(TASK INPUTS)
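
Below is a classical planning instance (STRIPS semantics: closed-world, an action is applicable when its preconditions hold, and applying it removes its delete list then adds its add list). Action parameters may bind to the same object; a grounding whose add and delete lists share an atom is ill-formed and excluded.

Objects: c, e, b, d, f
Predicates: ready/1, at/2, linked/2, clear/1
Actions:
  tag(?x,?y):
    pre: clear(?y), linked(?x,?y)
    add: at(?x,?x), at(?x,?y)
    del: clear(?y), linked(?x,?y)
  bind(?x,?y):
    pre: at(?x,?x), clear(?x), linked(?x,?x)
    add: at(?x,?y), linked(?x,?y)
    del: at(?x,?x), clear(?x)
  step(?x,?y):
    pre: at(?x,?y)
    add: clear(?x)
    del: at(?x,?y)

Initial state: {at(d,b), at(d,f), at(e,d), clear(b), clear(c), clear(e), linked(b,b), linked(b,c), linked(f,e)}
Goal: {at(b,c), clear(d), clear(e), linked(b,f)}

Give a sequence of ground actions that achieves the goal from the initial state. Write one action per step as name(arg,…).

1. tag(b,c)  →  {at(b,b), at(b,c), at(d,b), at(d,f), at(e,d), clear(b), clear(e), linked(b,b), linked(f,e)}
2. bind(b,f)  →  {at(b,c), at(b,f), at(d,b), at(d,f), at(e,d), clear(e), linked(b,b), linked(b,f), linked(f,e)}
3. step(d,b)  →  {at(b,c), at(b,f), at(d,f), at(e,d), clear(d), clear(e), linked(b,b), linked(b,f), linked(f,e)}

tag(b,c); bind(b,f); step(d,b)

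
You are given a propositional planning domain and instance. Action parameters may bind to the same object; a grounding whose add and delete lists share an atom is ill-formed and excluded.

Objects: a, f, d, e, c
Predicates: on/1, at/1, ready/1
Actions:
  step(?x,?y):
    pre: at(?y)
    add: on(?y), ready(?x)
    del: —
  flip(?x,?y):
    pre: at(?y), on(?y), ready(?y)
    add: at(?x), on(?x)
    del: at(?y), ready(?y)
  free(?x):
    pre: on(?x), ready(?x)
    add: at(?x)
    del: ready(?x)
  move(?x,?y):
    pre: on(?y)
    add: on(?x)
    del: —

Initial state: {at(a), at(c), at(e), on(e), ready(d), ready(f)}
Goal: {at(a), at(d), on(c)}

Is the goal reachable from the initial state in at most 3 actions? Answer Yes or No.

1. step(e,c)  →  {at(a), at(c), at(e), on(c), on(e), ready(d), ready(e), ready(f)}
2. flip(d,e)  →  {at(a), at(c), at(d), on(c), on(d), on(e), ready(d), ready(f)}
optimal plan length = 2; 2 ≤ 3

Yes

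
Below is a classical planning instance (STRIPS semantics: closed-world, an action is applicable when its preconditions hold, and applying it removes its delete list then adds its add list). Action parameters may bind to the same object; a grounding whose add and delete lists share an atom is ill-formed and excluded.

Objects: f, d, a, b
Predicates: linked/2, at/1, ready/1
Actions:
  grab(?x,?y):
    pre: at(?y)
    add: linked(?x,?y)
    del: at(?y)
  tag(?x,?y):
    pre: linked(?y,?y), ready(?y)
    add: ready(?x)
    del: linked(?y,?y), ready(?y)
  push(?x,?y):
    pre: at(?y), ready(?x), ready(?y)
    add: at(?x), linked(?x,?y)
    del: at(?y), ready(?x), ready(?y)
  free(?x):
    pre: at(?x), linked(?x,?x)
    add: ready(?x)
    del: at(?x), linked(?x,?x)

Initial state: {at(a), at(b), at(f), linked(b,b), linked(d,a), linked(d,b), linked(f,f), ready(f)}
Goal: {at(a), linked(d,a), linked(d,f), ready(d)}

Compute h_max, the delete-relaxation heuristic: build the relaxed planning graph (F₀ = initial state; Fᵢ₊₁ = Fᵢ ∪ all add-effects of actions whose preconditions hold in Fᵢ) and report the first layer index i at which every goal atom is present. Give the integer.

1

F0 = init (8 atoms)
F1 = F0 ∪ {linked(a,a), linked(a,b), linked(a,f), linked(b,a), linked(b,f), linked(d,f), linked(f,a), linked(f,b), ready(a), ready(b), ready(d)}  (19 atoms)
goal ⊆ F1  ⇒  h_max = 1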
(End TASK INPUTS)
**ASSIGNMENT**
The listing above needs to be retyped. Reproduce every line exactly.

**ANSWER TO THE EXERCISE**
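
Below is a classical planning instance (STRIPS semantics: closed-world, an action is applicable when its preconditions hold, and applying it removes its delete list then adds its add list). Action parameters may bind to the same object; a grounding whose add and delete lists share an atom is ill-formed and excluded.

Objects: c, e, b, d, f
Predicates: ready/1, at/2, linked/2, clear/1
Actions:
  tag(?x,?y):
    pre: clear(?y), linked(?x,?y)
    add: at(?x,?x), at(?x,?y)
    del: clear(?y), linked(?x,?y)
  bind(?x,?y):
    pre: at(?x,?x), clear(?x), linked(?x,?x)
    add: at(?x,?y), linked(?x,?y)
    del: at(?x,?x), clear(?x)
  step(?x,?y):
    pre: at(?x,?y)
    add: clear(?x)
    del: at(?x,?y)

Initial state: {at(d,b), at(d,f), at(e,d), clear(b), clear(c), clear(e), linked(b,b), linked(b,c), linked(f,e)}
Goal: {at(b,c), clear(d), clear(e), linked(b,f)}

Give a sequence of ground actions that achieves the goal from the initial state. Write one action per step as name(arg,…).

1. tag(b,c)  →  {at(b,b), at(b,c), at(d,b), at(d,f), at(e,d), clear(b), clear(e), linked(b,b), linked(f,e)}
2. bind(b,f)  →  {at(b,c), at(b,f), at(d,b), at(d,f), at(e,d), clear(e), linked(b,b), linked(b,f), linked(f,e)}
3. step(d,b)  →  {at(b,c), at(b,f), at(d,f), at(e,d), clear(d), clear(e), linked(b,b), linked(b,f), linked(f,e)}

tag(b,c); bind(b,f); step(d,b)

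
You are given a propositional planning domain and instance. Action parameters may bind to the same object; a grounding whose add and delete lists share an atom is ill-formed and excluded.

Objects: a, f, d, e, c
Predicates: on/1, at/1, ready/1
Actions:
  step(?x,?y):
    pre: at(?y)
    add: on(?y), ready(?x)
    del: —
  flip(?x,?y):
    pre: at(?y), on(?y), ready(?y)
    add: at(?x), on(?x)
    del: at(?y), ready(?y)
  free(?x):
    pre: on(?x), ready(?x)
    add: at(?x)
    del: ready(?x)
  move(?x,?y):
    pre: on(?y)
    add: on(?x)
    del: —

Initial state: {at(a), at(c), at(e), on(e), ready(d), ready(f)}
Goal: {at(a), at(d), on(c)}

Is the goal reachable from the initial state in at most 3 actions? Answer Yes or No.

1. step(e,c)  →  {at(a), at(c), at(e), on(c), on(e), ready(d), ready(e), ready(f)}
2. flip(d,e)  →  {at(a), at(c), at(d), on(c), on(d), on(e), ready(d), ready(f)}
optimal plan length = 2; 2 ≤ 3

Yes

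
Below is a classical planning instance (STRIPS semantics: closed-world, an action is applicable when its preconditions hold, and applying it removes its delete list then adds its add list). Action parameters may bind to the same object; a grounding whose add and delete lists share an atom is ill-formed and excluded.

Objects: f, d, a, b
Predicates: linked/2, at/1, ready/1
Actions:
  grab(?x,?y):
    pre: at(?y)
    add: linked(?x,?y)
    del: at(?y)
  tag(?x,?y):
    pre: linked(?y,?y), ready(?y)
    add: ready(?x)
    del: linked(?y,?y), ready(?y)
  push(?x,?y):
    pre: at(?y), ready(?x), ready(?y)
    add: at(?x), linked(?x,?y)
    del: at(?y), ready(?x), ready(?y)
  free(?x):
    pre: at(?x), linked(?x,?x)
    add: ready(?x)
    del: at(?x), linked(?x,?x)

Initial state: {at(a), at(b), at(f), linked(b,b), linked(d,a), linked(d,b), linked(f,f), ready(f)}
Goal: {at(a), linked(d,a), linked(d,f), ready(d)}

Compute h_max, the delete-relaxation heuristic: build the relaxed planning graph (F₀ = initial state; Fᵢ₊₁ = Fᵢ ∪ all add-effects of actions whose preconditions hold in Fᵢ) and report the first layer index i at which every goal atom is present. Give the integer.

1

F0 = init (8 atoms)
F1 = F0 ∪ {linked(a,a), linked(a,b), linked(a,f), linked(b,a), linked(b,f), linked(d,f), linked(f,a), linked(f,b), ready(a), ready(b), ready(d)}  (19 atoms)
goal ⊆ F1  ⇒  h_max = 1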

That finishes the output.